◆ Problem details
Transcribe exactly the line containing "236 | 166 | 33 |" and every line after it, through the end of the records below.
==== Supplied records ====
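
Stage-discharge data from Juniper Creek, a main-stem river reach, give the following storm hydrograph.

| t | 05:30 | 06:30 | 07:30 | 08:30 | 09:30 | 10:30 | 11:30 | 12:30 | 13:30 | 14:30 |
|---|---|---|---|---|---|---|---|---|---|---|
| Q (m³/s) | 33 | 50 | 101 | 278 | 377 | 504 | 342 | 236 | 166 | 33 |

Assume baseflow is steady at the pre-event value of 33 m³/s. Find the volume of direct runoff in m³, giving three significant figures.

V ≈ 6.44 × 10^6 m³

Direct-runoff ordinates (Q − Q_b): 0.0, 17.0, 68.0, 245.0, 344.0, 471.0, 309.0, 203.0, 133.0, 0.0 m³/s.
ΣQ_DR = 1790 m³/s.
With Δt = 1 h = 3600 s, V = ΣQ_DR · Δt = 1790 × 3600 = 6.44 × 10^6 m³.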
====
◆ Final answer
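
| Q (m³/s) | 33 | 50 | 101 | 278 | 377 | 504 | 342 | 236 | 166 | 33 |

Assume baseflow is steady at the pre-event value of 33 m³/s. Find the volume of direct runoff in m³, giving three significant figures.

V ≈ 6.44 × 10^6 m³

Direct-runoff ordinates (Q − Q_b): 0.0, 17.0, 68.0, 245.0, 344.0, 471.0, 309.0, 203.0, 133.0, 0.0 m³/s.
ΣQ_DR = 1790 m³/s.
With Δt = 1 h = 3600 s, V = ΣQ_DR · Δt = 1790 × 3600 = 6.44 × 10^6 m³.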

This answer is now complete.